=== Begin Enclosure ===

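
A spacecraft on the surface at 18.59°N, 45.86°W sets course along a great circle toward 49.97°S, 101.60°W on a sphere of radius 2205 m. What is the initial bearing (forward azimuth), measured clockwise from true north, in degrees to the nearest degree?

212°

With φ₁ = 0.3245, φ₂ = -0.8721, Δλ = -0.9728 rad, the forward-azimuth formula gives
θ = atan2( sin Δλ cos φ₂ , cos φ₁ sin φ₂ − sin φ₁ cos φ₂ cos Δλ ) = atan2(-0.5316, -0.8412) = -147.71°.
Adding 360° brings this into [0°, 360°): 212°.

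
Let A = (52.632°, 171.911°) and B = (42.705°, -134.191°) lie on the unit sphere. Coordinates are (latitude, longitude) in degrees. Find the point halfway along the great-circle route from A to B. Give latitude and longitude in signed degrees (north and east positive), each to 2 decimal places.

50.89°, -158.37°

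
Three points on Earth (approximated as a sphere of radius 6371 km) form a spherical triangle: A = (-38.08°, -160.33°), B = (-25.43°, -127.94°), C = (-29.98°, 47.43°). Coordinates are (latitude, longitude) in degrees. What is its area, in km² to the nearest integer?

28328260 km²

Side lengths (central angles): a = 2.1714, b = 1.8704, c = 0.5254 rad; semiperimeter s = 2.2836.
By l'Huilier's theorem, tan(E/4) = √[tan(s/2) tan((s−a)/2) tan((s−b)/2) tan((s−c)/2)], giving spherical excess E = 0.6979 rad.
Area = E·R² = 0.6979 × (6371)² ≈ 28328260 km².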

=== End Enclosure ===

* Required work
Write out exactly each line of the entries, starting at the one containing "Three points on" and finishing with the last line.

* Response box
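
Three points on Earth (approximated as a sphere of radius 6371 km) form a spherical triangle: A = (-38.08°, -160.33°), B = (-25.43°, -127.94°), C = (-29.98°, 47.43°). Coordinates are (latitude, longitude) in degrees. What is its area, in km² to the nearest integer?

28328260 km²

Side lengths (central angles): a = 2.1714, b = 1.8704, c = 0.5254 rad; semiperimeter s = 2.2836.
By l'Huilier's theorem, tan(E/4) = √[tan(s/2) tan((s−a)/2) tan((s−b)/2) tan((s−c)/2)], giving spherical excess E = 0.6979 rad.
Area = E·R² = 0.6979 × (6371)² ≈ 28328260 km².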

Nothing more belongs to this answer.